▸ WORK TASK
Find the line containing "The atrazine concentration in" in the records below. Copy exactly that line and each one after it, ending at the line containing "A tidal channel carries 10.0", and nothing more.

(PROVIDED RECORDS begins)

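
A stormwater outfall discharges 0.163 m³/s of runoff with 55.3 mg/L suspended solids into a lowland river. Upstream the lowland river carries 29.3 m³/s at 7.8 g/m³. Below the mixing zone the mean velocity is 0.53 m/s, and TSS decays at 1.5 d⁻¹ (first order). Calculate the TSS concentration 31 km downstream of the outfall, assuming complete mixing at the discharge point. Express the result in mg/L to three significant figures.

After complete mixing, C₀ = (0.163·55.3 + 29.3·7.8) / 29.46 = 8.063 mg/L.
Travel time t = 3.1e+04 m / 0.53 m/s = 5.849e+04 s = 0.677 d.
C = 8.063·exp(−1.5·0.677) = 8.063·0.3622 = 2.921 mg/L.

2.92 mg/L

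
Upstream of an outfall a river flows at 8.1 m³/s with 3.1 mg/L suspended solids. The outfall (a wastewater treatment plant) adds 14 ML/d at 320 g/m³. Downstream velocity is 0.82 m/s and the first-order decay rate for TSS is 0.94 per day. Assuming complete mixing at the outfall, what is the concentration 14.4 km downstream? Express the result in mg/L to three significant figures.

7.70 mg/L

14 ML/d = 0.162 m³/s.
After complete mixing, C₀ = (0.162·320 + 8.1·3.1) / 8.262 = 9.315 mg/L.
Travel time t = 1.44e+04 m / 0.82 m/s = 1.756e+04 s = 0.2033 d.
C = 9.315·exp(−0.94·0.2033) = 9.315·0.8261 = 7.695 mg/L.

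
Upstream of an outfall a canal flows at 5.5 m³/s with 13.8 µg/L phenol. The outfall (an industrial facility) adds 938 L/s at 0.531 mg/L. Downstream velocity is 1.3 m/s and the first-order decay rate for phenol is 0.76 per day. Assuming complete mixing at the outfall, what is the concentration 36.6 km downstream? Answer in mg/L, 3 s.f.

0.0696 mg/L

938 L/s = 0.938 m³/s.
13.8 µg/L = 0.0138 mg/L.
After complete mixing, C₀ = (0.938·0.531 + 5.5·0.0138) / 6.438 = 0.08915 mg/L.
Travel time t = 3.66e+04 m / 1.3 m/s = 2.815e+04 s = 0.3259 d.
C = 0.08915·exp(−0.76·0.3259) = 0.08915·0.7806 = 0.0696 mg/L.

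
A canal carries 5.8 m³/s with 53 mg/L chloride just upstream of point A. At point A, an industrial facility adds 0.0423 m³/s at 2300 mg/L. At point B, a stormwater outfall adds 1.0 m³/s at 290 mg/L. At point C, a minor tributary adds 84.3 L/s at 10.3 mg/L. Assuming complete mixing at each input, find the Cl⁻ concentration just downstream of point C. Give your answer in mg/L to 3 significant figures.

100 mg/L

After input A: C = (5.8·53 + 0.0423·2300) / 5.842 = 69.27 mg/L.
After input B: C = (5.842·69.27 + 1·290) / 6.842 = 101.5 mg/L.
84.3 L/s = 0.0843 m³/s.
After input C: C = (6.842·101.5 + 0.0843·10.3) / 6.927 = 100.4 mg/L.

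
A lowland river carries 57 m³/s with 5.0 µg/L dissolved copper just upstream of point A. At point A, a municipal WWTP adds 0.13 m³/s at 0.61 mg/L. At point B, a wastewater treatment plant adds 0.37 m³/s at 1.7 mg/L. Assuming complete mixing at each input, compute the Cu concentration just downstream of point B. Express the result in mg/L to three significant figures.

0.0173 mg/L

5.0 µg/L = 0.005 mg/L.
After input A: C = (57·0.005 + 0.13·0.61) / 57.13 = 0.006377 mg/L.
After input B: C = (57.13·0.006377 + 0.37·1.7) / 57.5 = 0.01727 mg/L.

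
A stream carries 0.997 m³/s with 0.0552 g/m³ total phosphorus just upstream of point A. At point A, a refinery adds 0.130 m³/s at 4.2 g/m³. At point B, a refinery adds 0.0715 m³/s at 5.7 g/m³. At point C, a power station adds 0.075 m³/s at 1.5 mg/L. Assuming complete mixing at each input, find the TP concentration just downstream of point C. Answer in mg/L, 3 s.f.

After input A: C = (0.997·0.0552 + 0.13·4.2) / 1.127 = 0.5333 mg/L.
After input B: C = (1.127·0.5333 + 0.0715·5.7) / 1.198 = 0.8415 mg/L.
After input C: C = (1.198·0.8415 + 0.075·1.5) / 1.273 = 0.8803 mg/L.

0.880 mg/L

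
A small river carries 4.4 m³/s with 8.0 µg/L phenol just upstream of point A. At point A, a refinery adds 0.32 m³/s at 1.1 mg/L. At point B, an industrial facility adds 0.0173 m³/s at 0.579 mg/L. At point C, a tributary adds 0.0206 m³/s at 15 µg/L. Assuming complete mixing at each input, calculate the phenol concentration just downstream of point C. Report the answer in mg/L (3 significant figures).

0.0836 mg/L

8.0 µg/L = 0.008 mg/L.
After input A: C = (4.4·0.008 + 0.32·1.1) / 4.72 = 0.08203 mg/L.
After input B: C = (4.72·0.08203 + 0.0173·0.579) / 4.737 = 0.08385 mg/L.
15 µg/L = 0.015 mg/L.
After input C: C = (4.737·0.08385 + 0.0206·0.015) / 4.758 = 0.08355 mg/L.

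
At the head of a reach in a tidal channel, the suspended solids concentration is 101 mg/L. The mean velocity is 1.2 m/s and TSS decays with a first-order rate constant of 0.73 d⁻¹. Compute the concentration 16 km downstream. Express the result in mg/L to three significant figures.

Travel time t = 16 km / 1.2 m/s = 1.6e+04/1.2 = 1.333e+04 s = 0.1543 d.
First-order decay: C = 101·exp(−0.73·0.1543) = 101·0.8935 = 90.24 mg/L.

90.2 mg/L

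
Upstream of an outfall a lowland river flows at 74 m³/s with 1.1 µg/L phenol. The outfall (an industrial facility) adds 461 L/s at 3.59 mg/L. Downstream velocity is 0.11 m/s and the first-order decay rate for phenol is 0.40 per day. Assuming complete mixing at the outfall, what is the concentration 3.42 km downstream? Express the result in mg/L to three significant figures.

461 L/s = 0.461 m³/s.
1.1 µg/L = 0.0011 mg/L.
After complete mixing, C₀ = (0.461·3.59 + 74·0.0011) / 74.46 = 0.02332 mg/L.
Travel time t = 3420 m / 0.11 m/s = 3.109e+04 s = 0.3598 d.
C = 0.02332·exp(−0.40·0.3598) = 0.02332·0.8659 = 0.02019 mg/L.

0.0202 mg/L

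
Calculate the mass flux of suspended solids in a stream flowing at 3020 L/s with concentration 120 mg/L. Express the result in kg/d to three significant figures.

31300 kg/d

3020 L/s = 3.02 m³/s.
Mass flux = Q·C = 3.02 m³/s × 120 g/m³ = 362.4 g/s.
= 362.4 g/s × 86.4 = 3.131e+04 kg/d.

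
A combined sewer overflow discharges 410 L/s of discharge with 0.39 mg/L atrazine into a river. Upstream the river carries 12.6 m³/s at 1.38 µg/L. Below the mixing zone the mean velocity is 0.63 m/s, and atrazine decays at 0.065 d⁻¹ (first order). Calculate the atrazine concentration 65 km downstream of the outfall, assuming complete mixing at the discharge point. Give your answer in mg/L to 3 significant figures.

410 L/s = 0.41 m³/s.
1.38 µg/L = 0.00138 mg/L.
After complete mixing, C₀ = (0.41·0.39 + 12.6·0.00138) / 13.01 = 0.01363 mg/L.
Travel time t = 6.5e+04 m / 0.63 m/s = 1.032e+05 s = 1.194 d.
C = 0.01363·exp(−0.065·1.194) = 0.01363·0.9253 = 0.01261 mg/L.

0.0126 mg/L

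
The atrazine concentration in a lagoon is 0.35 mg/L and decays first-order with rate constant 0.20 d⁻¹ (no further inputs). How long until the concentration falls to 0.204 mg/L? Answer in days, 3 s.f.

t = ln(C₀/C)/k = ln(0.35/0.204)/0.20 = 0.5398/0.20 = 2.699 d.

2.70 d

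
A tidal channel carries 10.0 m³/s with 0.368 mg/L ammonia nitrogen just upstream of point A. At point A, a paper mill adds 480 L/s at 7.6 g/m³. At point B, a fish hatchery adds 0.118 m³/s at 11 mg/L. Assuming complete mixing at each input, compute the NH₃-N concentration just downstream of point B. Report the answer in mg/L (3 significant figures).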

(PROVIDED RECORDS ends)
(PROVIDED RECORDS begins)

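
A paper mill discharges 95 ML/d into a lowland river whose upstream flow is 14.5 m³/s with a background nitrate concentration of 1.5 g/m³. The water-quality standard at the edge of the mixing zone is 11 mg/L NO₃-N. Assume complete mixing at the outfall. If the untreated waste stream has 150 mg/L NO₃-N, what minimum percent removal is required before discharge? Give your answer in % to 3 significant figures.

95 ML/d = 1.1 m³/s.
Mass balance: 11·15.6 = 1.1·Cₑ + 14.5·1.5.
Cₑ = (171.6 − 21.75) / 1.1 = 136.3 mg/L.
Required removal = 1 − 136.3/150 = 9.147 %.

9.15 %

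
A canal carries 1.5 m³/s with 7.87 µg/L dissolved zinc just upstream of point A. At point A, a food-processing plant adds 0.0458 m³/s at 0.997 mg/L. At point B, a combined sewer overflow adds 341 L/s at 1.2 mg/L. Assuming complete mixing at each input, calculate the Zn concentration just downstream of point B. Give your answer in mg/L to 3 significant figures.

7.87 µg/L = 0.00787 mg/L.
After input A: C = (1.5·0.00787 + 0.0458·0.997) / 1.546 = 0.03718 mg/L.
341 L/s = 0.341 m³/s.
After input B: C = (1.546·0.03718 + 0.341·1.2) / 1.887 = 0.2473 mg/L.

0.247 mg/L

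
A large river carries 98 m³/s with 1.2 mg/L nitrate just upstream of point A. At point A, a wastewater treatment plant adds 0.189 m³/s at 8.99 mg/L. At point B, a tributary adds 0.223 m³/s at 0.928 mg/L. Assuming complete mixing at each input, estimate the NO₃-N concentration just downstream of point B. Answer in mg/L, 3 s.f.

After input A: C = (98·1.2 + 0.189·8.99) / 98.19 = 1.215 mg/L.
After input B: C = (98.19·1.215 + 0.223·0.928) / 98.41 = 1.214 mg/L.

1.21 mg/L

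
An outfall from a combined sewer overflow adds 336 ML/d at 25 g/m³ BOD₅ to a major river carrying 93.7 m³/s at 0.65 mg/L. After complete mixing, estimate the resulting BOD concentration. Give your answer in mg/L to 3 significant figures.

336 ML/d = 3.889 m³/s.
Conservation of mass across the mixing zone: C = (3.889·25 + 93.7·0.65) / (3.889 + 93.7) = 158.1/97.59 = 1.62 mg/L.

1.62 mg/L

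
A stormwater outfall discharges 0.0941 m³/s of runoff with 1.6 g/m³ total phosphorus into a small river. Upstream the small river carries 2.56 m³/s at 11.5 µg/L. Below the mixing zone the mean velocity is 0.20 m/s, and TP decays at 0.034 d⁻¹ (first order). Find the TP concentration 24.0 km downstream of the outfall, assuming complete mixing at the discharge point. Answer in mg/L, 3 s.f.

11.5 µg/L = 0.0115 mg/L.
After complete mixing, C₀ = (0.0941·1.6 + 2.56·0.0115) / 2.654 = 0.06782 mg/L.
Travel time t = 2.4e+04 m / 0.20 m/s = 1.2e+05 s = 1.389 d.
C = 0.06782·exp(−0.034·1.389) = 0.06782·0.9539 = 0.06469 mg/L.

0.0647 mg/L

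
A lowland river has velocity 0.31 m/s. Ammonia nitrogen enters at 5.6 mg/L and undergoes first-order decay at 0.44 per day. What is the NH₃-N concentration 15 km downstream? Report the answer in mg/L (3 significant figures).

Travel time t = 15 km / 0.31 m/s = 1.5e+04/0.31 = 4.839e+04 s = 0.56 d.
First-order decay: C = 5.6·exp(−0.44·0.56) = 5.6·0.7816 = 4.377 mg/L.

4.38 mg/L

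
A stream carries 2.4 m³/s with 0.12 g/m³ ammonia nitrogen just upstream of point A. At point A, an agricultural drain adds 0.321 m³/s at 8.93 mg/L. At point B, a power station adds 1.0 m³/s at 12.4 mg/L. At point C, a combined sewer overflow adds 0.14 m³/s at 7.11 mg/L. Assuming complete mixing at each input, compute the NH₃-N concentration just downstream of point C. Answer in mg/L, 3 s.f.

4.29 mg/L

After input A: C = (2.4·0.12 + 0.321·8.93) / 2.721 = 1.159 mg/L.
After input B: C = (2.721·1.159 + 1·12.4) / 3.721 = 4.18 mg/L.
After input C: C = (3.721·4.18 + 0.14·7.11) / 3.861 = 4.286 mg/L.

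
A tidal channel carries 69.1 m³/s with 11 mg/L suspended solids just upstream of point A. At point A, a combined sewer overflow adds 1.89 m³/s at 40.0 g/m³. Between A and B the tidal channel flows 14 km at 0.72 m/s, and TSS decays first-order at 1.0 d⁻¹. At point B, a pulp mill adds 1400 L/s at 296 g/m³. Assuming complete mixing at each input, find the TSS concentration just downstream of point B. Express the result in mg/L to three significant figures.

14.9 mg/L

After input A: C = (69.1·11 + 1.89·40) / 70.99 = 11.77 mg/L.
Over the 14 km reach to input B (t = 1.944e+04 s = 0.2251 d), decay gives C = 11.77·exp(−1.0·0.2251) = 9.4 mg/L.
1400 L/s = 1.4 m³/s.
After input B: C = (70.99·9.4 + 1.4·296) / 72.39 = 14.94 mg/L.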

(PROVIDED RECORDS ends)
(PROVIDED RECORDS begins)

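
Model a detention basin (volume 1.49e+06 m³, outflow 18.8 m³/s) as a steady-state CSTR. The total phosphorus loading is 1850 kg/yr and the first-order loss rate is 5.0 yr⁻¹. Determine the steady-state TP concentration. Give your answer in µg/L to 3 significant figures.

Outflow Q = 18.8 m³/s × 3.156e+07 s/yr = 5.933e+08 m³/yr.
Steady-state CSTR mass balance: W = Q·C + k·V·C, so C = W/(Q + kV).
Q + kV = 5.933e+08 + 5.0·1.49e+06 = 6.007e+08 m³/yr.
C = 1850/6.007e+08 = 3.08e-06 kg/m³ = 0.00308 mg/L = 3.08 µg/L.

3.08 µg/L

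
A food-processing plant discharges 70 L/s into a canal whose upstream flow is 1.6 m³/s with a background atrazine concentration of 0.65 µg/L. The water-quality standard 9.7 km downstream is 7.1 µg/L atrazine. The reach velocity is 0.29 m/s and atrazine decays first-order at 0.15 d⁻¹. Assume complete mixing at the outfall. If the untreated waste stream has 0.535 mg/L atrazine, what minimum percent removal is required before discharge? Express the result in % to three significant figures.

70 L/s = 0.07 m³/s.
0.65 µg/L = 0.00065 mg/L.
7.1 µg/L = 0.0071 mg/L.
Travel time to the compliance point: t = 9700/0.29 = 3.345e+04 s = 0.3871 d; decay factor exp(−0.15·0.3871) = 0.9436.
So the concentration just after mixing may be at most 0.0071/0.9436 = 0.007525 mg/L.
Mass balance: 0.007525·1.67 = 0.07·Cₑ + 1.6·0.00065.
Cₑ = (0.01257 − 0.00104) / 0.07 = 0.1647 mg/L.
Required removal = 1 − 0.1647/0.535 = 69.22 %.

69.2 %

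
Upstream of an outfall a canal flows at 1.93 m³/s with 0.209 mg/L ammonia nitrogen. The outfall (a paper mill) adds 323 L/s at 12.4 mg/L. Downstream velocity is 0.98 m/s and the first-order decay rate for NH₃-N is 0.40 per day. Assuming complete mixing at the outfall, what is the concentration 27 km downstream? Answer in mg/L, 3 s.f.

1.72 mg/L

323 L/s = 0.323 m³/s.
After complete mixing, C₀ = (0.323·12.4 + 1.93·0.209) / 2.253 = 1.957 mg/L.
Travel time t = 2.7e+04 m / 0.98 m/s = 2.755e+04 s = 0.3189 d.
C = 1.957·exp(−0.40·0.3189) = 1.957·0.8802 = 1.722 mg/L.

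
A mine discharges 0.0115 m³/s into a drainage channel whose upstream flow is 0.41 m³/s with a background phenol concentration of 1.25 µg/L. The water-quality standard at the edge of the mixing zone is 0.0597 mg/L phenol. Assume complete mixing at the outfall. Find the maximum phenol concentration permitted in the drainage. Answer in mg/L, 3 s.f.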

(PROVIDED RECORDS ends)

▸ ANSWER AREA
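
The atrazine concentration in a lagoon is 0.35 mg/L and decays first-order with rate constant 0.20 d⁻¹ (no further inputs). How long until the concentration falls to 0.204 mg/L? Answer in days, 3 s.f.

t = ln(C₀/C)/k = ln(0.35/0.204)/0.20 = 0.5398/0.20 = 2.699 d.

2.70 d

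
A tidal channel carries 10.0 m³/s with 0.368 mg/L ammonia nitrogen just upstream of point A. At point A, a paper mill adds 480 L/s at 7.6 g/m³. At point B, a fish hatchery adds 0.118 m³/s at 11 mg/L. Assuming complete mixing at each input, compute the NH₃-N concentration just downstream of point B. Report the answer in mg/L (3 significant figures).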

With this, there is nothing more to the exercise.